Instructions for the task -> When a line of the records below contains the string "results", copy that whole line.

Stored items
----------------------------------------

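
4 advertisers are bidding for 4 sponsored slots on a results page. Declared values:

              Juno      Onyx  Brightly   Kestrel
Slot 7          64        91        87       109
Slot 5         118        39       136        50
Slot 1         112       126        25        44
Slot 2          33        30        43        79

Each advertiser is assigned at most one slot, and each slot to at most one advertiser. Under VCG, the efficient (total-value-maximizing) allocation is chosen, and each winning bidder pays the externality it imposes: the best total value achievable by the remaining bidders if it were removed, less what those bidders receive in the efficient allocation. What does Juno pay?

Juno pays $65.

Efficient allocation: Juno→Slot 1 ($112), Onyx→Slot 7 ($91), Brightly→Slot 5 ($136), Kestrel→Slot 2 ($79); total welfare W = $418.
Juno receives Slot 1 at value $112, so the others get W − 112 = $306.
Without Juno: best allocation of the remaining 3 bidders over all 4 slots is Onyx→Slot 1 ($126), Brightly→Slot 5 ($136), Kestrel→Slot 7 ($109), total $371.
VCG payment = (others' best without Juno) − (others' welfare with Juno) = 371 − 306 = $65.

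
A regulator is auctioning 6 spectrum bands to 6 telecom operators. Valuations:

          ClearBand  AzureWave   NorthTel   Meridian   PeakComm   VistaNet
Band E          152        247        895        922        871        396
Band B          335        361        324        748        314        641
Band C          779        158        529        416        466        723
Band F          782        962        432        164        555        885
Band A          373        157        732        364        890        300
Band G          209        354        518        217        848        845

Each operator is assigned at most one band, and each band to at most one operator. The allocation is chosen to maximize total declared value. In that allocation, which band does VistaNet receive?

VistaNet receives Band G.

Treat this as an assignment problem: match each operator to one band.
Optimal: ClearBand→Band C ($779M), AzureWave→Band F ($962M), NorthTel→Band E ($895M), Meridian→Band B ($748M), PeakComm→Band A ($890M), VistaNet→Band G ($845M) — total 779+962+895+748+890+845 = $5119M.
Row-greedy (each operator in turn takes its best remaining band) gives $4189M, worse by 930.
Next-best assignment: ClearBand→Band C, AzureWave→Band F, NorthTel→Band A, Meridian→Band B, PeakComm→Band E, VistaNet→Band G = $4937M.
Swapping AzureWave↔PeakComm (AzureWave→Band A $157M, PeakComm→Band F $555M) loses 1140.
Checked against all permutations: $5119M is optimal.
VistaNet's own top band is Band F ($885M), but forcing VistaNet→Band F and reassigning the rest optimally gives only $4551M — worse by 568.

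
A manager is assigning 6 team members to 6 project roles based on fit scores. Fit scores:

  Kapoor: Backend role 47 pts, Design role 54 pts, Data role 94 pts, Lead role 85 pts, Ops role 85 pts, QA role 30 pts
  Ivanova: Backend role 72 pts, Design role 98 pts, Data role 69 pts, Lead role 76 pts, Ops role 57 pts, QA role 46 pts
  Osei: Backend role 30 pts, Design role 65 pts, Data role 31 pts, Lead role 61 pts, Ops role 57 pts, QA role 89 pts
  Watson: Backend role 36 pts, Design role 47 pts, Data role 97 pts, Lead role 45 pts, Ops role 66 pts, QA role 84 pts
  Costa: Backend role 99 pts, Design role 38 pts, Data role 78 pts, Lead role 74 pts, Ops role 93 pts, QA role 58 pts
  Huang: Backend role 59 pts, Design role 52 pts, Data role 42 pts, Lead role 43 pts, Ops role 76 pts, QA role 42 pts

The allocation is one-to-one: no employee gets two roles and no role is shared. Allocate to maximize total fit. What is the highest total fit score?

Maximum total: 544 pts

Optimal: Kapoor→Lead role (85 pts), Ivanova→Design role (98 pts), Osei→QA role (89 pts), Watson→Data role (97 pts), Costa→Backend role (99 pts), Huang→Ops role (76 pts) — total 85+98+89+97+99+76 = 544 pts.
Row-greedy (each employee in turn takes its best remaining role) gives 489 pts, worse by 55.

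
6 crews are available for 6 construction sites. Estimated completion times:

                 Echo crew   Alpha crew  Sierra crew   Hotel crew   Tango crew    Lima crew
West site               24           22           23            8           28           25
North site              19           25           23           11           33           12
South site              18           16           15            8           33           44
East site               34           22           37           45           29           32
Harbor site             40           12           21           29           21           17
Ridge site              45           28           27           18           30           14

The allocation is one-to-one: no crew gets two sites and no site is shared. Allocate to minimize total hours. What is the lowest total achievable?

Min total: 97 hours

Optimal: Echo crew→North site (19 hours), Alpha crew→Harbor site (12 hours), Sierra crew→South site (15 hours), Hotel crew→West site (8 hours), Tango crew→East site (29 hours), Lima crew→Ridge site (14 hours) — total 19+12+15+8+29+14 = 97 hours.
Min-entry greedy (repeatedly take the single cheapest remaining cell) gives 121 hours, worse by 24.
Next-best assignment: Echo crew→North site, Alpha crew→East site, Sierra crew→South site, Hotel crew→West site, Tango crew→Harbor site, Lima crew→Ridge site = 99 hours.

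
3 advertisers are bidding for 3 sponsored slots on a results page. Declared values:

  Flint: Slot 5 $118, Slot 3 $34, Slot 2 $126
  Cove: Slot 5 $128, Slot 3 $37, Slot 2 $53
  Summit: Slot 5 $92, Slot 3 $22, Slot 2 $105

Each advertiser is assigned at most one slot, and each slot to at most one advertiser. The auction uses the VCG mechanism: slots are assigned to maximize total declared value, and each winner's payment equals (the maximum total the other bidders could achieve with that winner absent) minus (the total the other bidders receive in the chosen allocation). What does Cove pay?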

----------------------------------------

Answer to the problem ->
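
4 advertisers are bidding for 4 sponsored slots on a results page. Declared values:
3 advertisers are bidding for 3 sponsored slots on a results page. Declared values: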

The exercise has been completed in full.